ACTIVITY
If a line in the data below holds the word "finishing", copy it.
----
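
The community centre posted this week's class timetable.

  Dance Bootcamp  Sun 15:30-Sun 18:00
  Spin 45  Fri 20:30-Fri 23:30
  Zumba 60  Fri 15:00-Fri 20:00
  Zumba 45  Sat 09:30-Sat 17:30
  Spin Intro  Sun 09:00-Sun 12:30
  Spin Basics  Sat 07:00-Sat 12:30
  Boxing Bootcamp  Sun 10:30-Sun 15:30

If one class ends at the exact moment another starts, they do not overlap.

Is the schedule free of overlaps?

Sorted by start: Zumba 60, Spin 45, Spin Basics, Zumba 45, Spin Intro, Boxing Bootcamp, Dance Bootcamp.
Spin 45 starts after Zumba 60 ends, so nothing later overlaps Zumba 60 either.
Spin Basics starts after Spin 45 ends, so nothing later overlaps Spin 45 either.
Zumba 45 starts before Spin Basics ends → Spin Basics and Zumba 45 overlap.
That's a conflict, so the schedule is not conflict-free.

No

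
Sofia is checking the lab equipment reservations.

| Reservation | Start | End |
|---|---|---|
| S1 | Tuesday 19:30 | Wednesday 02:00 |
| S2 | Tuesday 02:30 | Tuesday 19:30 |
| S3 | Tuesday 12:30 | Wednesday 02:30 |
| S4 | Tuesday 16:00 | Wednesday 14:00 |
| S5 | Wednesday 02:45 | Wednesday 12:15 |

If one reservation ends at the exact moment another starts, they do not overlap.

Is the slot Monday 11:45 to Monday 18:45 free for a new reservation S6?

Yes — the slot is free

S2: starts Tuesday 02:30 at or after S6 ends Monday 18:45 → clear.
S3: starts Tuesday 12:30 at or after S6 ends Monday 18:45 → clear.
S4: starts Tuesday 16:00 at or after S6 ends Monday 18:45 → clear.
S1: starts Tuesday 19:30 at or after S6 ends Monday 18:45 → clear.
S5: starts Wednesday 02:45 at or after S6 ends Monday 18:45 → clear.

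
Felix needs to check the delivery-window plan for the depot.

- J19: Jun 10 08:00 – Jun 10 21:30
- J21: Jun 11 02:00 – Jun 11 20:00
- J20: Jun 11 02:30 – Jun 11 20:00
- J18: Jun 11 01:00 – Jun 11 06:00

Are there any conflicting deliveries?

Yes

Two intervals overlap when each starts before the other ends.
Sorted by start: J19, J18, J21, J20.
J18 starts after J19 ends, so J19 has no further overlaps.
J21 starts before J18 ends → J18 and J21 overlap.
That's a conflict, so the schedule is not conflict-free.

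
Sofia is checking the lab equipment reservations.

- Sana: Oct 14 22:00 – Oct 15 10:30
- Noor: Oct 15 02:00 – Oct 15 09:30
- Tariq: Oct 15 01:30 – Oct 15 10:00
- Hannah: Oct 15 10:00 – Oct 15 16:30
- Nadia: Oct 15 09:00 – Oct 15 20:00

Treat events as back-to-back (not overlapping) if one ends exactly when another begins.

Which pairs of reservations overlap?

Hannah & Nadia, Hannah & Sana, Nadia & Noor, Nadia & Sana, Nadia & Tariq, Noor & Sana, Noor & Tariq, Sana & Tariq

Sorted by start: Sana, Tariq, Noor, Nadia, Hannah.
Tariq starts before Sana ends → Sana and Tariq overlap.
Noor starts before Sana ends → Sana and Noor overlap.
Nadia starts before Sana ends → Sana and Nadia overlap.
Hannah starts before Sana ends → Sana and Hannah overlap.
Noor starts before Tariq ends → Tariq and Noor overlap.
Nadia starts before Tariq ends → Tariq and Nadia overlap.
Hannah starts exactly when Tariq ends (back-to-back, no overlap).
Nadia starts before Noor ends → Noor and Nadia overlap.
Hannah starts after Noor ends.
Hannah starts before Nadia ends → Nadia and Hannah overlap.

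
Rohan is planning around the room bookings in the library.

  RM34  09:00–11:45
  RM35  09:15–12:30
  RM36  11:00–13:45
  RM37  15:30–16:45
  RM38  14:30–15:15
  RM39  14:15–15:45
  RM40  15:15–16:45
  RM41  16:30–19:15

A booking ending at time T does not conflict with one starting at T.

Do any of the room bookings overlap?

Sorted by start: RM34, RM35, RM36, RM39, RM38, RM40, RM37, RM41.
RM35 starts before RM34 ends → RM34 and RM35 overlap.
That's a conflict, so the schedule is not conflict-free.

Yes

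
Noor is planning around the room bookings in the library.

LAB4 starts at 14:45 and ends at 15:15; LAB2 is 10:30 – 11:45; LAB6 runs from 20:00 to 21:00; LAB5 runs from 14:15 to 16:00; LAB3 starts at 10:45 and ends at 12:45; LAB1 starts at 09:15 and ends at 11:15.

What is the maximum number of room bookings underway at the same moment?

Sweep the timeline, counting +1 at each start and −1 at each end (ends before starts at a tie):
09:15 start LAB1 → 1
10:30 start LAB2 → 2
10:45 start LAB3 → 3
11:15 end LAB1 → 2
11:45 end LAB2 → 1
12:45 end LAB3 → 0
14:15 start LAB5 → 1
14:45 start LAB4 → 2
15:15 end LAB4 → 1
16:00 end LAB5 → 0
20:00 start LAB6 → 1
21:00 end LAB6 → 0
Peak is 3, at 10:45 (LAB1, LAB2, LAB3).

3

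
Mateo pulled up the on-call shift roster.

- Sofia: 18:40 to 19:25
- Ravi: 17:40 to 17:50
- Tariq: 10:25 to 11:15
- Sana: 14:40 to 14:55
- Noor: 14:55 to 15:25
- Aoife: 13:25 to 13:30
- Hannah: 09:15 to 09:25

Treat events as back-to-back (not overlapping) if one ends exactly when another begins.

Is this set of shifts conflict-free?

Two intervals overlap when each starts before the other ends.
Sorted by start: Hannah, Tariq, Aoife, Sana, Noor, Ravi, Sofia.
Tariq starts after Hannah ends, so nothing later overlaps Hannah either.
Aoife starts after Tariq ends, so nothing later overlaps Tariq either.
Sana starts after Aoife ends, so nothing later overlaps Aoife either.
Noor starts exactly when Sana ends (back-to-back, no overlap), so nothing later overlaps Sana either.
Ravi starts after Noor ends, so nothing later overlaps Noor either.
Sofia starts after Ravi ends.
Every pair is clear; the schedule has no overlaps.

Yes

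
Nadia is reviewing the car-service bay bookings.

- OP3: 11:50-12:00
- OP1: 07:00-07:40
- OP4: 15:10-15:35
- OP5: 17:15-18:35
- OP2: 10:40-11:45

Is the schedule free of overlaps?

Sorted by start: OP1, OP2, OP3, OP4, OP5.
OP2 starts after OP1 ends; OP1 is clear from here.
OP3 starts after OP2 ends; OP2 is clear from here.
OP4 starts after OP3 ends; OP3 is clear from here.
OP5 starts after OP4 ends.
Every pair is clear; the schedule has no overlaps.

Yes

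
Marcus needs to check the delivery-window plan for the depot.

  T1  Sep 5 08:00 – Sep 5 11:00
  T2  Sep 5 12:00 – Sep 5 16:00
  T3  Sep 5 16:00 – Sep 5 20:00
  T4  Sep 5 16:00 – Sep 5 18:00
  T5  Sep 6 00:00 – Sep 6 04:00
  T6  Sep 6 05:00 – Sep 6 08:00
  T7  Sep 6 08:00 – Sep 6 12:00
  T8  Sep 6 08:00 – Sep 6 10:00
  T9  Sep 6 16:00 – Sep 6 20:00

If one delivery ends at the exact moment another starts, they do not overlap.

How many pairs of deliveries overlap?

Sorted by start: T1, T2, T3, T4, T5, T6, T7, T8, T9.
T2 starts after T1 ends, so T1 has no further overlaps.
T3 starts exactly when T2 ends (back-to-back, no overlap), so T2 has no further overlaps.
T4 starts before T3 ends → T3 and T4 overlap.
T5 starts after T3 ends, so T3 has no further overlaps.
T5 starts after T4 ends, so T4 has no further overlaps.
T6 starts after T5 ends, so T5 has no further overlaps.
T7 starts exactly when T6 ends (back-to-back, no overlap), so T6 has no further overlaps.
T8 starts before T7 ends → T7 and T8 overlap.
T9 starts after T7 ends.
T9 starts after T8 ends.
Overlapping pairs: T3 & T4, T7 & T8 — 2 in total.

2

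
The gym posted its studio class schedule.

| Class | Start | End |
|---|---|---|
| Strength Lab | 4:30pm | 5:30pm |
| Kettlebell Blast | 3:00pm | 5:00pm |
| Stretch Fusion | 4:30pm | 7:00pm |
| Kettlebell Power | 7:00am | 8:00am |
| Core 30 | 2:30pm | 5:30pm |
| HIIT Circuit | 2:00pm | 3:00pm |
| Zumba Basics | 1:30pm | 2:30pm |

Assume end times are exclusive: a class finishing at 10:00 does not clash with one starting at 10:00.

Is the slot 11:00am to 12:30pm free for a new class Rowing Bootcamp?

Yes — the slot is free

Kettlebell Power: ends 8:00am at or before Rowing Bootcamp starts 11:00am → clear.
Zumba Basics: starts 1:30pm at or after Rowing Bootcamp ends 12:30pm → clear.
HIIT Circuit: starts 2:00pm at or after Rowing Bootcamp ends 12:30pm → clear.
Core 30: starts 2:30pm at or after Rowing Bootcamp ends 12:30pm → clear.
Kettlebell Blast: starts 3:00pm at or after Rowing Bootcamp ends 12:30pm → clear.
Stretch Fusion: starts 4:30pm at or after Rowing Bootcamp ends 12:30pm → clear.
Strength Lab: starts 4:30pm at or after Rowing Bootcamp ends 12:30pm → clear.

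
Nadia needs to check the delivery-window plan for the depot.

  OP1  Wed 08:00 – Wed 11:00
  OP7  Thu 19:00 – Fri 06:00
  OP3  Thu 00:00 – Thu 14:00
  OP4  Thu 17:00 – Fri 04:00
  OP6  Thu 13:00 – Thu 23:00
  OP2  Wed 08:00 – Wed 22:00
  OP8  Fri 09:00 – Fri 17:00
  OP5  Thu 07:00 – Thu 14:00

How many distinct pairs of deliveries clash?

7

Sorted by start: OP1, OP2, OP3, OP5, OP6, OP4, OP7, OP8.
OP2 starts before OP1 ends → OP1 and OP2 overlap.
OP3 starts after OP1 ends; OP1 is clear from here.
OP3 starts after OP2 ends; OP2 is clear from here.
OP5 starts before OP3 ends → OP3 and OP5 overlap.
OP6 starts before OP3 ends → OP3 and OP6 overlap.
OP4 starts after OP3 ends; OP3 is clear from here.
OP6 starts before OP5 ends → OP5 and OP6 overlap.
OP4 starts after OP5 ends; OP5 is clear from here.
OP4 starts before OP6 ends → OP6 and OP4 overlap.
OP7 starts before OP6 ends → OP6 and OP7 overlap.
OP8 starts after OP6 ends.
OP7 starts before OP4 ends → OP4 and OP7 overlap.
OP8 starts after OP4 ends.
OP8 starts after OP7 ends.
Overlapping pairs: OP1 & OP2, OP3 & OP5, OP3 & OP6, OP4 & OP6, OP4 & OP7, OP5 & OP6, OP6 & OP7 — 7 in total.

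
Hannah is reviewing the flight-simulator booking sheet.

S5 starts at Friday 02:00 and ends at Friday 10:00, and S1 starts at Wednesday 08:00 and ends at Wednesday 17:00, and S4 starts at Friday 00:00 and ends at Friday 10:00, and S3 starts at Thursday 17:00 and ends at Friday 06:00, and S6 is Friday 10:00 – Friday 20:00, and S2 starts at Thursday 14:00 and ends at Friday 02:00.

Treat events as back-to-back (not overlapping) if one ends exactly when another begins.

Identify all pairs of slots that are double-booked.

S2 & S3, S2 & S4, S3 & S4, S3 & S5, S4 & S5

Two intervals overlap when each starts before the other ends.
Sorted by start: S1, S2, S3, S4, S5, S6.
S2 starts after S1 ends, so nothing later overlaps S1 either.
S3 starts before S2 ends → S2 and S3 overlap.
S4 starts before S2 ends → S2 and S4 overlap.
S5 starts exactly when S2 ends (back-to-back, no overlap), so nothing later overlaps S2 either.
S4 starts before S3 ends → S3 and S4 overlap.
S5 starts before S3 ends → S3 and S5 overlap.
S6 starts after S3 ends.
S5 starts before S4 ends → S4 and S5 overlap.
S6 starts exactly when S4 ends (back-to-back, no overlap).
S6 starts exactly when S5 ends (back-to-back, no overlap).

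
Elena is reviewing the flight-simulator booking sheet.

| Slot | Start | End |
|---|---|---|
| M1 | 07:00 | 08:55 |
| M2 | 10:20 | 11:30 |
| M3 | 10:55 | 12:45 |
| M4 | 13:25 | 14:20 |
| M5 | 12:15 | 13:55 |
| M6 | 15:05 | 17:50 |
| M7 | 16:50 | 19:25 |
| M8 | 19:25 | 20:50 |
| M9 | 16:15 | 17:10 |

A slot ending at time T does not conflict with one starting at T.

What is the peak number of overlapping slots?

3

Sweep the timeline, counting +1 at each start and −1 at each end (ends before starts at a tie):
07:00 start M1 → 1
08:55 end M1 → 0
10:20 start M2 → 1
10:55 start M3 → 2
11:30 end M2 → 1
12:15 start M5 → 2
12:45 end M3 → 1
13:25 start M4 → 2
13:55 end M5 → 1
14:20 end M4 → 0
15:05 start M6 → 1
16:15 start M9 → 2
16:50 start M7 → 3
17:10 end M9 → 2
17:50 end M6 → 1
19:25 end M7 → 0
19:25 start M8 → 1
20:50 end M8 → 0
Peak is 3, at 16:50 (M6, M7, M9).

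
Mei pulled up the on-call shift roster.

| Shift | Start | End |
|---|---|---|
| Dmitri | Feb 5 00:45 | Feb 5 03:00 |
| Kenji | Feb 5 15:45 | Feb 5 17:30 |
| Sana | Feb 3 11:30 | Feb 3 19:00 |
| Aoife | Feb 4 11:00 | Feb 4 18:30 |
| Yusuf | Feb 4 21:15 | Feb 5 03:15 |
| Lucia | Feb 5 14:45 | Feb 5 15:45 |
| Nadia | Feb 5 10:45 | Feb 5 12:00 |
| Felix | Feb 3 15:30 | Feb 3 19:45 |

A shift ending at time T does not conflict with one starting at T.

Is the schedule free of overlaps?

Sorted by start: Sana, Felix, Aoife, Yusuf, Dmitri, Nadia, Lucia, Kenji.
Felix starts before Sana ends → Sana and Felix overlap.
That's a conflict, so the schedule is not conflict-free.

No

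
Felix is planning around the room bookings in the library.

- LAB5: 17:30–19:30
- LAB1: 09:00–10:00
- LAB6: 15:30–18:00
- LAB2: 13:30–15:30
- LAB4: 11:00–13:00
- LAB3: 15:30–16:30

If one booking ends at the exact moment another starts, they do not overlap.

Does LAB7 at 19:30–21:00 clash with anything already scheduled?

LAB1: ends 10:00 at or before LAB7 starts 19:30 → clear.
LAB4: ends 13:00 at or before LAB7 starts 19:30 → clear.
LAB2: ends 15:30 at or before LAB7 starts 19:30 → clear.
LAB3: ends 16:30 at or before LAB7 starts 19:30 → clear.
LAB6: ends 18:00 at or before LAB7 starts 19:30 → clear.
LAB5: ends 19:30 at or before LAB7 starts 19:30 → clear.

No — it doesn't clash with anything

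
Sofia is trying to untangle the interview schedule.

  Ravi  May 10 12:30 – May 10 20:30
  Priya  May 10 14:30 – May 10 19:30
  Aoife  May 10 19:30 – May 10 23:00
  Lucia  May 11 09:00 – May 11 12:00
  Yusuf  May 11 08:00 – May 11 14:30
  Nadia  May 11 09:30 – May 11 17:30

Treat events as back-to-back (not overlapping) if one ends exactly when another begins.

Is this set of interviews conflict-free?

Sorted by start: Ravi, Priya, Aoife, Yusuf, Lucia, Nadia.
Priya starts before Ravi ends → Ravi and Priya overlap.
That's a conflict, so the schedule is not conflict-free.

No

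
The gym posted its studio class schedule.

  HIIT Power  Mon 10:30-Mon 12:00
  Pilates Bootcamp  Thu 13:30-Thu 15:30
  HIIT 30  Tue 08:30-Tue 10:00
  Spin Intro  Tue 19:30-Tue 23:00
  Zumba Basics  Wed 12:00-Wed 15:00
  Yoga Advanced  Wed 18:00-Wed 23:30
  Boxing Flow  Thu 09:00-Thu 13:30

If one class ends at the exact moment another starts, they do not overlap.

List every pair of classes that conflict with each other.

Sorted by start: HIIT Power, HIIT 30, Spin Intro, Zumba Basics, Yoga Advanced, Boxing Flow, Pilates Bootcamp.
HIIT 30 starts after HIIT Power ends, so HIIT Power has no further overlaps.
Spin Intro starts after HIIT 30 ends, so HIIT 30 has no further overlaps.
Zumba Basics starts after Spin Intro ends, so Spin Intro has no further overlaps.
Yoga Advanced starts after Zumba Basics ends, so Zumba Basics has no further overlaps.
Boxing Flow starts after Yoga Advanced ends, so Yoga Advanced has no further overlaps.
Pilates Bootcamp starts exactly when Boxing Flow ends (back-to-back, no overlap).

no conflicts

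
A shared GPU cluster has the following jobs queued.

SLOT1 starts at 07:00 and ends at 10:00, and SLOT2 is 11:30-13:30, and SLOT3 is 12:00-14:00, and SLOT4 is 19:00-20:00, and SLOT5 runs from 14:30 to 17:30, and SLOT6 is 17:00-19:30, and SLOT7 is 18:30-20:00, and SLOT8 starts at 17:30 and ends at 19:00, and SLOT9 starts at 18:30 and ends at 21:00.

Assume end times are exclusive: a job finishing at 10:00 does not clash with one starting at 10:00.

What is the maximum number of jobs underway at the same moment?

Sort all start/end points and keep a running count:
07:00 start SLOT1 → 1
10:00 end SLOT1 → 0
11:30 start SLOT2 → 1
12:00 start SLOT3 → 2
13:30 end SLOT2 → 1
14:00 end SLOT3 → 0
14:30 start SLOT5 → 1
17:00 start SLOT6 → 2
17:30 end SLOT5 → 1
17:30 start SLOT8 → 2
18:30 start SLOT7 → 3
18:30 start SLOT9 → 4
19:00 end SLOT8 → 3
19:00 start SLOT4 → 4
19:30 end SLOT6 → 3
20:00 end SLOT4 → 2
20:00 end SLOT7 → 1
21:00 end SLOT9 → 0
Peak is 4, at 18:30 (SLOT6, SLOT7, SLOT8, SLOT9).

4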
----
TASK SOLUTION
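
Assume end times are exclusive: a class finishing at 10:00 does not clash with one starting at 10:00.
Assume end times are exclusive: a job finishing at 10:00 does not clash with one starting at 10:00.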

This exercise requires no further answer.